[[ Records open ]]

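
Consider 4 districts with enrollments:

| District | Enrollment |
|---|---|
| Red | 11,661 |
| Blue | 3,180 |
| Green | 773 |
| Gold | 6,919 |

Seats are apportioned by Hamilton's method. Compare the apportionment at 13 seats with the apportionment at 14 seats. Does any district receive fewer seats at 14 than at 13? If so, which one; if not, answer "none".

At 13 seats: Red 7, Blue 2, Green 0, Gold 4.
At 14 seats: Red 7, Blue 2, Green 1, Gold 4.
No district's allocation decreased.

none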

[[ Records closed ]]

(What you will do):
Starting at the line that contains "Green | 773 |", write out every line to the end of the entries, exactly as given.

(Answer section):
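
| Green | 773 |
| Gold | 6,919 |

Seats are apportioned by Hamilton's method. Compare the apportionment at 13 seats with the apportionment at 14 seats. Does any district receive fewer seats at 14 than at 13? If so, which one; if not, answer "none".

At 13 seats: Red 7, Blue 2, Green 0, Gold 4.
At 14 seats: Red 7, Blue 2, Green 1, Gold 4.
No district's allocation decreased.

none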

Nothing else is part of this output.